[Problem statement]
Could you restate every line of the data word for word?

[Data provided]
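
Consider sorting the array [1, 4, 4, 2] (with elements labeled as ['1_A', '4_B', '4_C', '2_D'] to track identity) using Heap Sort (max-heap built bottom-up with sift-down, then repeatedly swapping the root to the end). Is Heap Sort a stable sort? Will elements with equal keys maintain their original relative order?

Trace Heap Sort on the labeled array (the key is the number; the letter only tracks identity):
  Build max-heap: [4_B, 2_D, 4_C, 1_A]
  Swap root 4_B to index 3, re-heapify first 3 -> [4_C, 2_D, 1_A, 4_B]
  Swap root 4_C to index 2, re-heapify first 2 -> [2_D, 1_A, 4_C, 4_B]
  Swap root 2_D to index 1, re-heapify first 1 -> [1_A, 2_D, 4_C, 4_B]
Final order: [1_A, 2_D, 4_C, 4_B]
Equal keys:
  value 4: originally 4_B, 4_C; after sorting 4_C, 4_B -> order changed
Equal keys were reordered, so Heap Sort is not stable: heap construction and root-to-end swaps move elements without regard to the original order of equal keys. (One such input is enough; an unstable sort may happen to preserve order on other inputs, but it gives no guarantee.)
Answer: Not stable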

[Response to this exercise]
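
Consider sorting the array [1, 4, 4, 2] (with elements labeled as ['1_A', '4_B', '4_C', '2_D'] to track identity) using Heap Sort (max-heap built bottom-up with sift-down, then repeatedly swapping the root to the end). Is Heap Sort a stable sort? Will elements with equal keys maintain their original relative order?

Trace Heap Sort on the labeled array (the key is the number; the letter only tracks identity):
  Build max-heap: [4_B, 2_D, 4_C, 1_A]
  Swap root 4_B to index 3, re-heapify first 3 -> [4_C, 2_D, 1_A, 4_B]
  Swap root 4_C to index 2, re-heapify first 2 -> [2_D, 1_A, 4_C, 4_B]
  Swap root 2_D to index 1, re-heapify first 1 -> [1_A, 2_D, 4_C, 4_B]
Final order: [1_A, 2_D, 4_C, 4_B]
Equal keys:
  value 4: originally 4_B, 4_C; after sorting 4_C, 4_B -> order changed
Equal keys were reordered, so Heap Sort is not stable: heap construction and root-to-end swaps move elements without regard to the original order of equal keys. (One such input is enough; an unstable sort may happen to preserve order on other inputs, but it gives no guarantee.)
Answer: Not stable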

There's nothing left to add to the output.